▶ Work required: Give back exactly the stretch of data below from the line holding "P(C->A) = 1/5, P(C->B)" through the line holding "Starting from state C, what", both ends included, and leave the remaining lines out.

*** Task input ***

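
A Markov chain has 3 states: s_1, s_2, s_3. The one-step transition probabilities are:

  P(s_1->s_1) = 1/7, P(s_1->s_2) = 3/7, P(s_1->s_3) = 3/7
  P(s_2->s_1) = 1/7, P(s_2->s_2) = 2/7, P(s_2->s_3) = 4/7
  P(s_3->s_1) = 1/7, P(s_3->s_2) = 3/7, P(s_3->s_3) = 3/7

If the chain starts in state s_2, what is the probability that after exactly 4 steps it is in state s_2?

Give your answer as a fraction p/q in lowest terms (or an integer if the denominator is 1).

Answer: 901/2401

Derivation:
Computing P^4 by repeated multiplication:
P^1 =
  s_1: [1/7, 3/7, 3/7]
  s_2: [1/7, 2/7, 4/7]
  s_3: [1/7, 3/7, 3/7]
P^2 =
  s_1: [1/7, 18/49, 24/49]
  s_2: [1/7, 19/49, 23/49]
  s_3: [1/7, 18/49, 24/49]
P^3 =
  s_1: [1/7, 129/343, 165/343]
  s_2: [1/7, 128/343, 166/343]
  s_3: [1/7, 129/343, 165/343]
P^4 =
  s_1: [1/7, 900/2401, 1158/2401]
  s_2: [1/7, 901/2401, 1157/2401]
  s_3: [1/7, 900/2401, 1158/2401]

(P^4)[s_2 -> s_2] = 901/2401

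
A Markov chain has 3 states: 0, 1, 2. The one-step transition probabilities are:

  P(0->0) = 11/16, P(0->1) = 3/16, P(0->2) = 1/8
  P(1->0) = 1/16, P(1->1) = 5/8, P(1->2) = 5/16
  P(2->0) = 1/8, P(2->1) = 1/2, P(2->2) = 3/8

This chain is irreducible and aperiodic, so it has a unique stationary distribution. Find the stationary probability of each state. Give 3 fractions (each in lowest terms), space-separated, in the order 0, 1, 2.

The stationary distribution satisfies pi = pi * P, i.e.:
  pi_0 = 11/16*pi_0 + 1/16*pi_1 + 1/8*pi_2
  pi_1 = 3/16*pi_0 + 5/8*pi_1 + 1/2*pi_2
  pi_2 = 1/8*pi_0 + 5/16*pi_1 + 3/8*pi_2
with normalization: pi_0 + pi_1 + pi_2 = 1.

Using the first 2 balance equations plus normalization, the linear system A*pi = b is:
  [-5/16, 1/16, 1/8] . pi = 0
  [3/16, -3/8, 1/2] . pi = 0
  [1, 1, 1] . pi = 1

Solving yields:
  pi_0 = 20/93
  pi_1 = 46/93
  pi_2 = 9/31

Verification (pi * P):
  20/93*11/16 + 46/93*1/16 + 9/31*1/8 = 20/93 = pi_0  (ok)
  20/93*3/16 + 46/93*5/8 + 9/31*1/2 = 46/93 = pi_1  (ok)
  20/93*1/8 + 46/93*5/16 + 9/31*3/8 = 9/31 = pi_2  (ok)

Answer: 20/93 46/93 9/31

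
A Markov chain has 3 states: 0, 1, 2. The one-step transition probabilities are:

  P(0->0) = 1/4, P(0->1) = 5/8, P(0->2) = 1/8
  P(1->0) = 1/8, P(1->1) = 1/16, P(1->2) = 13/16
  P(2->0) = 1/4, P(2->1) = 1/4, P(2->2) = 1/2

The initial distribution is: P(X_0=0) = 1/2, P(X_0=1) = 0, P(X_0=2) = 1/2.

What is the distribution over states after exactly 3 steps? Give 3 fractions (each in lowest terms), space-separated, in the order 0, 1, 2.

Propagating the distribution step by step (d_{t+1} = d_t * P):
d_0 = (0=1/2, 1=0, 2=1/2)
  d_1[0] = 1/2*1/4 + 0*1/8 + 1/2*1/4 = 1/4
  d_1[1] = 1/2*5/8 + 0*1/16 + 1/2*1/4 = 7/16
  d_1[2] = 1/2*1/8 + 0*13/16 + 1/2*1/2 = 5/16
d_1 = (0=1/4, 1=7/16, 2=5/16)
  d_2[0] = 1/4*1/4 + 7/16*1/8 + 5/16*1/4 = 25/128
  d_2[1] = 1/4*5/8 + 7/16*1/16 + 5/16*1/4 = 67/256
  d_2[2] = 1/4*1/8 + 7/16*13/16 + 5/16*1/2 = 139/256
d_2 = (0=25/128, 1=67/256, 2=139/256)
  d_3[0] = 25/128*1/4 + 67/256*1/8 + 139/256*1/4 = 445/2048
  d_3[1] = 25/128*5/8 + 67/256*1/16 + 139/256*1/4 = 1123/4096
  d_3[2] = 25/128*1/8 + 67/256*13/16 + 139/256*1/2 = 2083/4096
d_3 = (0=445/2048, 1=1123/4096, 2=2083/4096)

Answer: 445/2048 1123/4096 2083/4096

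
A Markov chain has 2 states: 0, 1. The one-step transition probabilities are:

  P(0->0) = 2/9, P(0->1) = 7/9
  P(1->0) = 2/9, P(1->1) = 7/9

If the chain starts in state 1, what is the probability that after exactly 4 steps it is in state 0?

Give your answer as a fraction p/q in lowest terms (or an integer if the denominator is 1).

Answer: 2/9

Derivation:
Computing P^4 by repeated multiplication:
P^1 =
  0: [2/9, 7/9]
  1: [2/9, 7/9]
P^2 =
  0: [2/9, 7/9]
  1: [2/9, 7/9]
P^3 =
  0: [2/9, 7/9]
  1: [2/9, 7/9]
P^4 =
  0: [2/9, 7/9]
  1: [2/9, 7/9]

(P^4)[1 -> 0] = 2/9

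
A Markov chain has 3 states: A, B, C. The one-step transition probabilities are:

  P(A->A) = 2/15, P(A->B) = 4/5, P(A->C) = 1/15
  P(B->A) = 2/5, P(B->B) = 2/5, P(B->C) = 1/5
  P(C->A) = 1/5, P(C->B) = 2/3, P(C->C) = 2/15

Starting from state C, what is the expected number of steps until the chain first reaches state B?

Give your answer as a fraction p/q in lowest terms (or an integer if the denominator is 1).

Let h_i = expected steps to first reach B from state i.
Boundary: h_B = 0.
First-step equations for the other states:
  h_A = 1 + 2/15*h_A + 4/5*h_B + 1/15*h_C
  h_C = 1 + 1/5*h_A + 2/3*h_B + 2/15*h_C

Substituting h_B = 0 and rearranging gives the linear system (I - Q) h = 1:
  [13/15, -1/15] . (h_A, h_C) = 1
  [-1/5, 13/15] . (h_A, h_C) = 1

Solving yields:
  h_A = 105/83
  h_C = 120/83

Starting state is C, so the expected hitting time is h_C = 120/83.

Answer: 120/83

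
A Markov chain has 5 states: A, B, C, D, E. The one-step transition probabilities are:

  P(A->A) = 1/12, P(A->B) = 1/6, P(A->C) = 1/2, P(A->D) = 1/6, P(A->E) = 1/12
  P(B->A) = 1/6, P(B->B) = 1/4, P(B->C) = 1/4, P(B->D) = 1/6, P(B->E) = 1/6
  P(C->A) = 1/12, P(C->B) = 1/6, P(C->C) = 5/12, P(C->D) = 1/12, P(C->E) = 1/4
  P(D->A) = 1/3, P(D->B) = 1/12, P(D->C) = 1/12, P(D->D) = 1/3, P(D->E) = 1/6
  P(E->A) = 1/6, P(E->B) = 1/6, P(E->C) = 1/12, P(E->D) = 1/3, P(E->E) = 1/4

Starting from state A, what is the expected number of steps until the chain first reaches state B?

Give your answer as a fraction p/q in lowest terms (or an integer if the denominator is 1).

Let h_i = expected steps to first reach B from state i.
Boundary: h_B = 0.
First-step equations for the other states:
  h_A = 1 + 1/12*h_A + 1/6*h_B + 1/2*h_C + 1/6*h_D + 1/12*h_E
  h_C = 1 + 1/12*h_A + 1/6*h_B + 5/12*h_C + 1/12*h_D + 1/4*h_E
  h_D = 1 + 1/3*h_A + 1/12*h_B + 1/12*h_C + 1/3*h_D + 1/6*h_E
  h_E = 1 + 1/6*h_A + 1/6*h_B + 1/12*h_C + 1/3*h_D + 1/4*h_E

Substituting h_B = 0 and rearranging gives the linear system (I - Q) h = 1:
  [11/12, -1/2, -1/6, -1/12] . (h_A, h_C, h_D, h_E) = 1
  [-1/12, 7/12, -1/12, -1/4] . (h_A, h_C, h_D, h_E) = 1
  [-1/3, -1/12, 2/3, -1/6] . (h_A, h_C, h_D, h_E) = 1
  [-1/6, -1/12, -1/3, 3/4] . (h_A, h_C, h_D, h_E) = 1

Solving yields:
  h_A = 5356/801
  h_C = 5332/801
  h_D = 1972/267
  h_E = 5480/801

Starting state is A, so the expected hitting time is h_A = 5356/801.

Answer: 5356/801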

***

▶ Result:
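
  P(C->A) = 1/5, P(C->B) = 2/3, P(C->C) = 2/15

Starting from state C, what is the expected number of steps until the chain first reaches state B?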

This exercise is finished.